* _Records provided_
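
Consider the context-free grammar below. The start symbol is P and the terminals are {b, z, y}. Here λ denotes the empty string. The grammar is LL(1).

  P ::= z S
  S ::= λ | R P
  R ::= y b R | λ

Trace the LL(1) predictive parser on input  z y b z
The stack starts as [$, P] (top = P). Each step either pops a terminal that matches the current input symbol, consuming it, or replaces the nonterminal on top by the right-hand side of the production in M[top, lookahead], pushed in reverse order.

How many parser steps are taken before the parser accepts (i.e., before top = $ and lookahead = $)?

      Stack      Input      Action
   1  $ P        z y b z $  expand P ::= z S
   2  $ S z      z y b z $  match z
   3  $ S        y b z $    expand S ::= R P
   4  $ P R      y b z $    expand R ::= y b R
   5  $ P R b y  y b z $    match y
   6  $ P R b    b z $      match b
   7  $ P R      z $        expand R ::= λ
   8  $ P        z $        expand P ::= z S
   9  $ S z      z $        match z
  10  $ S        $          expand S ::= λ
Accept reached after 10 steps.

10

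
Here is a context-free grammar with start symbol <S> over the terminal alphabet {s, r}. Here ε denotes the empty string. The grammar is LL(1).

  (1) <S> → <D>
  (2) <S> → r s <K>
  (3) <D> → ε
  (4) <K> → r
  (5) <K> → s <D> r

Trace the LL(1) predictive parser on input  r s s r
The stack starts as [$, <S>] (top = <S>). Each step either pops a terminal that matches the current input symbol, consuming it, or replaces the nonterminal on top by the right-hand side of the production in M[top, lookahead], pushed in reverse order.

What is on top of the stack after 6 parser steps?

r

     Stack      Input      Action
  1  $ <S>      r s s r $  expand <S> → r s <K>
  2  $ <K> s r  r s s r $  match r
  3  $ <K> s    s s r $    match s
  4  $ <K>      s r $      expand <K> → s <D> r
  5  $ r <D> s  s r $      match s
  6  $ r <D>    r $        expand <D> → ε
Stack after step 6: $ r (top = r).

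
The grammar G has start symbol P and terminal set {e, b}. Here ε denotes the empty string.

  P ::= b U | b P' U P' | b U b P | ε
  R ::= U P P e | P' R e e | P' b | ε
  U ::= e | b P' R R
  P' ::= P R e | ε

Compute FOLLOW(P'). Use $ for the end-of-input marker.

{$, b, e}

FIRST(P) = {ε, b}
FIRST(U) = {b, e}
FIRST(R) = {ε, b, e}  (via U P P e, P' R e e, P' b)
FIRST(P') = {ε, b, e}  (via P R e)
FOLLOW(P) includes $ since P is the start symbol.
FOLLOW(P): in P::=b U b P, the suffix after P is empty (adds nothing new); in R::=U P P e (occurrence 1), P is followed by P e with FIRST {b, e}; in R::=U P P e (occurrence 2), P is followed by e with FIRST {e}; in P'::=P R e, P is followed by R e with FIRST {b, e}. Thus FOLLOW(P) = {$, b, e}.
FOLLOW(U): in P::=b U, the suffix after U is empty, so FOLLOW(U) ⊇ FOLLOW(P) = {$, b, e}; in P::=b P' U P', U is followed by P' with FIRST {ε, b, e}; in P::=b P' U P', the suffix after U is nullable, so FOLLOW(U) ⊇ FOLLOW(P) = {$, b, e}; in P::=b U b P, U is followed by b P with FIRST {b}; in R::=U P P e, U is followed by P P e with FIRST {b, e}. Thus FOLLOW(U) = {$, b, e}.
FOLLOW(R): in R::=P' R e e, R is followed by e e with FIRST {e}; in U::=b P' R R (occurrence 1), R is followed by R with FIRST {ε, b, e}; in U::=b P' R R (occurrence 1), the suffix after R is nullable, so FOLLOW(R) ⊇ FOLLOW(U) = {$, b, e}; in U::=b P' R R (occurrence 2), the suffix after R is empty, so FOLLOW(R) ⊇ FOLLOW(U) = {$, b, e}; in P'::=P R e, R is followed by e with FIRST {e}. Thus FOLLOW(R) = {$, b, e}.
FOLLOW(P'): in P::=b P' U P' (occurrence 1), P' is followed by U P' with FIRST {b, e}; in P::=b P' U P' (occurrence 2), the suffix after P' is empty, so FOLLOW(P') ⊇ FOLLOW(P) = {$, b, e}; in R::=P' R e e, P' is followed by R e e with FIRST {b, e}; in R::=P' b, P' is followed by b with FIRST {b}; in U::=b P' R R, P' is followed by R R with FIRST {ε, b, e}; in U::=b P' R R, the suffix after P' is nullable, so FOLLOW(P') ⊇ FOLLOW(U) = {$, b, e}. Thus FOLLOW(P') = {$, b, e}.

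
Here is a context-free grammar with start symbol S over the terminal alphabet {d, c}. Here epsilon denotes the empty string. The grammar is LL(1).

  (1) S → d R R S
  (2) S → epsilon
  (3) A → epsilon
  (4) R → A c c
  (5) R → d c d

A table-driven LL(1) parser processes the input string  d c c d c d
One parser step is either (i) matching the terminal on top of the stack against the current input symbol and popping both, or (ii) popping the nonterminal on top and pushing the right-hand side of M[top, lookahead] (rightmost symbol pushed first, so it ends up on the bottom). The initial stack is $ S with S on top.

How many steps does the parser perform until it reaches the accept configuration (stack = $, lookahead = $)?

step 1: stack=$ S  input=d c c d c d $  — expand S → d R R S
step 2: stack=$ S R R d  input=d c c d c d $  — match d
step 3: stack=$ S R R  input=c c d c d $  — expand R → A c c
step 4: stack=$ S R c c A  input=c c d c d $  — expand A → epsilon
step 5: stack=$ S R c c  input=c c d c d $  — match c
step 6: stack=$ S R c  input=c d c d $  — match c
step 7: stack=$ S R  input=d c d $  — expand R → d c d
step 8: stack=$ S d c d  input=d c d $  — match d
step 9: stack=$ S d c  input=c d $  — match c
step 10: stack=$ S d  input=d $  — match d
step 11: stack=$ S  input=$  — expand S → epsilon
Accept reached after 11 steps.

11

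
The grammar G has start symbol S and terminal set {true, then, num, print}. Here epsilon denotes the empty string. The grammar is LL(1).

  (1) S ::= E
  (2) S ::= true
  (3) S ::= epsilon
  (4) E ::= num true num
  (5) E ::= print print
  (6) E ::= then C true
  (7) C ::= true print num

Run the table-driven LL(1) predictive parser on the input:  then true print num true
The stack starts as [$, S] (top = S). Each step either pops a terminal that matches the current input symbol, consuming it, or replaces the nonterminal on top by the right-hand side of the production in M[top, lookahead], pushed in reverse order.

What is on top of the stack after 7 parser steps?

true

     Stack                  Input                       Action
  1  $ S                    then true print num true $  expand S ::= E
  2  $ E                    then true print num true $  expand E ::= then C true
  3  $ true C then          then true print num true $  match then
  4  $ true C               true print num true $       expand C ::= true print num
  5  $ true num print true  true print num true $       match true
  6  $ true num print       print num true $            match print
  7  $ true num             num true $                  match num
Stack after step 7: $ true (top = true).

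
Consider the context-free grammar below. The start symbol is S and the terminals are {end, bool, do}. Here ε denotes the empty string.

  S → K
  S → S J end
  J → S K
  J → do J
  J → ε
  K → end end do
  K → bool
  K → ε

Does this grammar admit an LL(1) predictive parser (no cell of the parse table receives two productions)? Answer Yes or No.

FIRST(S) = {ε, bool, do, end}
FIRST(J) = {ε, bool, do, end}
FIRST(K) = {ε, bool, end}
FOLLOW(S) = {$, bool, do, end}
FOLLOW(J) = {end}
FOLLOW(K) = {$, bool, do, end}
Cell M[J, do] receives both J → S K and J → do J — the grammar is not LL(1).

No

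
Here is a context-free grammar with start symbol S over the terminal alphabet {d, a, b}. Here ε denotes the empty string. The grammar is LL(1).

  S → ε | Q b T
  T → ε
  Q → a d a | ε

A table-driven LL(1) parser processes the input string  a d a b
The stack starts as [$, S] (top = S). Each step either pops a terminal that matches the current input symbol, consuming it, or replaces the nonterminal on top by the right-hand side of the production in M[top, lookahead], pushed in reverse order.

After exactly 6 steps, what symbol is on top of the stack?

step 1: stack=$ S  input=a d a b $  — expand S → Q b T
step 2: stack=$ T b Q  input=a d a b $  — expand Q → a d a
step 3: stack=$ T b a d a  input=a d a b $  — match a
step 4: stack=$ T b a d  input=d a b $  — match d
step 5: stack=$ T b a  input=a b $  — match a
step 6: stack=$ T b  input=b $  — match b
Stack after step 6: $ T (top = T).

T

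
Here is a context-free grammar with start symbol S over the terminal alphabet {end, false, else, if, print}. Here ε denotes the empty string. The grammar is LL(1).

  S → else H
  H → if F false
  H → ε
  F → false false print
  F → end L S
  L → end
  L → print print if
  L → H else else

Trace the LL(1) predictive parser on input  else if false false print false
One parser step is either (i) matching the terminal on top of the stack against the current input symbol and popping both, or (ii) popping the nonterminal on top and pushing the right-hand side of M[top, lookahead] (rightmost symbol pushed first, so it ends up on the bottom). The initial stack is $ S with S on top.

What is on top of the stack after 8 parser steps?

step 1: stack=$ S  input=else if false false print false $  — expand S → else H
step 2: stack=$ H else  input=else if false false print false $  — match else
step 3: stack=$ H  input=if false false print false $  — expand H → if F false
step 4: stack=$ false F if  input=if false false print false $  — match if
step 5: stack=$ false F  input=false false print false $  — expand F → false false print
step 6: stack=$ false print false false  input=false false print false $  — match false
step 7: stack=$ false print false  input=false print false $  — match false
step 8: stack=$ false print  input=print false $  — match print
Stack after step 8: $ false (top = false).

false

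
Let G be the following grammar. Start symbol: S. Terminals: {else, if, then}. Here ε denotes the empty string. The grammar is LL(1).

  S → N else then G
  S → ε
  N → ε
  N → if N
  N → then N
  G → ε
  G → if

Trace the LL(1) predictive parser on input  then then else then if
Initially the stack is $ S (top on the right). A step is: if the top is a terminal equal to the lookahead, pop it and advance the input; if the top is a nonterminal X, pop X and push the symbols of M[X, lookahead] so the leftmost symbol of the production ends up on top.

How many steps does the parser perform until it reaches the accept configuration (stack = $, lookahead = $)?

10

step 1: stack=$ S  input=then then else then if $  — expand S → N else then G
step 2: stack=$ G then else N  input=then then else then if $  — expand N → then N
step 3: stack=$ G then else N then  input=then then else then if $  — match then
step 4: stack=$ G then else N  input=then else then if $  — expand N → then N
step 5: stack=$ G then else N then  input=then else then if $  — match then
step 6: stack=$ G then else N  input=else then if $  — expand N → ε
step 7: stack=$ G then else  input=else then if $  — match else
step 8: stack=$ G then  input=then if $  — match then
step 9: stack=$ G  input=if $  — expand G → if
step 10: stack=$ if  input=if $  — match if
Accept reached after 10 steps.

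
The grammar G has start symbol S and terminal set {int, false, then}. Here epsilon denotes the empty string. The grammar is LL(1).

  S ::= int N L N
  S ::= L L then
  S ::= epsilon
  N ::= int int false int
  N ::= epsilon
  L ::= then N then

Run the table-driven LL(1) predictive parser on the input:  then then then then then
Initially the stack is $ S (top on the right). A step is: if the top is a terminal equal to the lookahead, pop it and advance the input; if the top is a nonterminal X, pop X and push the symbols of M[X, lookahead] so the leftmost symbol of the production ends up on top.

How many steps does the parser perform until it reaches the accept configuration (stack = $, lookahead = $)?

step 1: stack=$ S  input=then then then then then $  — expand S ::= L L then
step 2: stack=$ then L L  input=then then then then then $  — expand L ::= then N then
step 3: stack=$ then L then N then  input=then then then then then $  — match then
step 4: stack=$ then L then N  input=then then then then $  — expand N ::= epsilon
step 5: stack=$ then L then  input=then then then then $  — match then
step 6: stack=$ then L  input=then then then $  — expand L ::= then N then
step 7: stack=$ then then N then  input=then then then $  — match then
step 8: stack=$ then then N  input=then then $  — expand N ::= epsilon
step 9: stack=$ then then  input=then then $  — match then
step 10: stack=$ then  input=then $  — match then
Accept reached after 10 steps.

10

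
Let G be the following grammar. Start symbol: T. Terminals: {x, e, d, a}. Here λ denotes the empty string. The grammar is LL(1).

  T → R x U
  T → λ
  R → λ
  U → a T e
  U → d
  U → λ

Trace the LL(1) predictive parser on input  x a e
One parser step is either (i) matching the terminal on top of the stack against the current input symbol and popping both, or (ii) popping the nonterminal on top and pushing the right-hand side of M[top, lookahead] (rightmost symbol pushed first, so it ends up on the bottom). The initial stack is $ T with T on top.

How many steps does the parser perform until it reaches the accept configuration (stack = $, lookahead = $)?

     Stack    Input    Action
  1  $ T      x a e $  expand T → R x U
  2  $ U x R  x a e $  expand R → λ
  3  $ U x    x a e $  match x
  4  $ U      a e $    expand U → a T e
  5  $ e T a  a e $    match a
  6  $ e T    e $      expand T → λ
  7  $ e      e $      match e
Accept reached after 7 steps.

7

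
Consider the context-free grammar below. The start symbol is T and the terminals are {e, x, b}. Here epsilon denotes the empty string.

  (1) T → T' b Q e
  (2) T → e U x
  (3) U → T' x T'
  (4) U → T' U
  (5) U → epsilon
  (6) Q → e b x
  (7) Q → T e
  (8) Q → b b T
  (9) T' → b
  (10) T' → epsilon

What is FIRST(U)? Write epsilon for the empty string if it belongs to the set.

FIRST(T'): from T'→b we get {b}; from T'→epsilon we get {epsilon}. So FIRST(T') = {epsilon, b}.
FIRST(T): from T→T' b Q e we get {b}; from T→e U x we get {e}. So FIRST(T) = {b, e}.
FIRST(U): from U→T' x T' we get {b, x}; from U→T' U we get {epsilon, b, x}; from U→epsilon we get {epsilon}. So FIRST(U) = {epsilon, b, x}.
FIRST(Q): from Q→e b x we get {e}; from Q→T e we get {b, e}; from Q→b b T we get {b}. So FIRST(Q) = {b, e}.

{epsilon, b, x}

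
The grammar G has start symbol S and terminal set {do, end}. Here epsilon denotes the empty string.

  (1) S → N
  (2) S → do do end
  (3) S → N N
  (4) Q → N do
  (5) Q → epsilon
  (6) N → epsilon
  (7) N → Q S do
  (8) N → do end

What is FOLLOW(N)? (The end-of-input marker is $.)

FIRST(S) = {epsilon, do}  (via N, N N)
FIRST(Q) = {epsilon, do}  (via N do)
FIRST(N) = {epsilon, do}  (via Q S do)
FOLLOW(S) includes $ since S is the start symbol.
FOLLOW(S): in N→Q S do, S is followed by do with FIRST {do}. Thus FOLLOW(S) = {$, do}.
FOLLOW(Q): in N→Q S do, Q is followed by S do with FIRST {do}. Thus FOLLOW(Q) = {do}.
FOLLOW(N): in S→N, the suffix after N is empty, so FOLLOW(N) ⊇ FOLLOW(S) = {$, do}; in S→N N (occurrence 1), N is followed by N with FIRST {epsilon, do}; in S→N N (occurrence 1), the suffix after N is nullable, so FOLLOW(N) ⊇ FOLLOW(S) = {$, do}; in S→N N (occurrence 2), the suffix after N is empty, so FOLLOW(N) ⊇ FOLLOW(S) = {$, do}; in Q→N do, N is followed by do with FIRST {do}. Thus FOLLOW(N) = {$, do}.

{$, do}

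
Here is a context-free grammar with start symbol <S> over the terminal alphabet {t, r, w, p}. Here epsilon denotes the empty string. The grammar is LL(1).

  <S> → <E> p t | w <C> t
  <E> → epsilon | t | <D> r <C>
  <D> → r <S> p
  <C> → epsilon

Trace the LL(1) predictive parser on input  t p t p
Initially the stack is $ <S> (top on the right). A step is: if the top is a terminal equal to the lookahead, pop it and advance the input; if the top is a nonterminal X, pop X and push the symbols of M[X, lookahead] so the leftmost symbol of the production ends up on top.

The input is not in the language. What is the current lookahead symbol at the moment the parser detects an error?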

* _What is being asked_
Reproduce exactly every line that sits between the start of the entries and the line bearing "The stack starts as [$, P]", counting both of those lines.

* _Task result_
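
Consider the context-free grammar below. The start symbol is P and the terminals are {b, z, y}. Here λ denotes the empty string. The grammar is LL(1).

  P ::= z S
  S ::= λ | R P
  R ::= y b R | λ

Trace the LL(1) predictive parser on input  z y b z
The stack starts as [$, P] (top = P). Each step either pops a terminal that matches the current input symbol, consuming it, or replaces the nonterminal on top by the right-hand side of the production in M[top, lookahead], pushed in reverse order.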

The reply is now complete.